What to work on:
The entries below are to be duplicated exactly, with nothing left out.

Entries taken from a collection
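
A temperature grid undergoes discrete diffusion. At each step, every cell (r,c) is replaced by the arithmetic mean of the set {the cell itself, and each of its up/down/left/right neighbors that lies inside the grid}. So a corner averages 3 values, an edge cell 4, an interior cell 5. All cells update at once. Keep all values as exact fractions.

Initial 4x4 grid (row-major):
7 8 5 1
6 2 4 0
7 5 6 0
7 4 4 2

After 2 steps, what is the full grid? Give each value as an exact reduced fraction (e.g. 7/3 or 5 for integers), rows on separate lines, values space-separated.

Answer: 6 11/2 77/20 31/12
95/16 121/25 359/100 173/80
451/80 497/100 18/5 181/80
23/4 99/20 37/10 8/3

Derivation:
After step 1:
  7 11/2 9/2 2
  11/2 5 17/5 5/4
  25/4 24/5 19/5 2
  6 5 4 2
After step 2:
  6 11/2 77/20 31/12
  95/16 121/25 359/100 173/80
  451/80 497/100 18/5 181/80
  23/4 99/20 37/10 8/3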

Reply to the exercise:
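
A temperature grid undergoes discrete diffusion. At each step, every cell (r,c) is replaced by the arithmetic mean of the set {the cell itself, and each of its up/down/left/right neighbors that lies inside the grid}. So a corner averages 3 values, an edge cell 4, an interior cell 5. All cells update at once. Keep all values as exact fractions.

Initial 4x4 grid (row-major):
7 8 5 1
6 2 4 0
7 5 6 0
7 4 4 2

After 2 steps, what is the full grid? Give each value as an exact reduced fraction (e.g. 7/3 or 5 for integers), rows on separate lines, values space-separated.

Answer: 6 11/2 77/20 31/12
95/16 121/25 359/100 173/80
451/80 497/100 18/5 181/80
23/4 99/20 37/10 8/3

Derivation:
After step 1:
  7 11/2 9/2 2
  11/2 5 17/5 5/4
  25/4 24/5 19/5 2
  6 5 4 2
After step 2:
  6 11/2 77/20 31/12
  95/16 121/25 359/100 173/80
  451/80 497/100 18/5 181/80
  23/4 99/20 37/10 8/3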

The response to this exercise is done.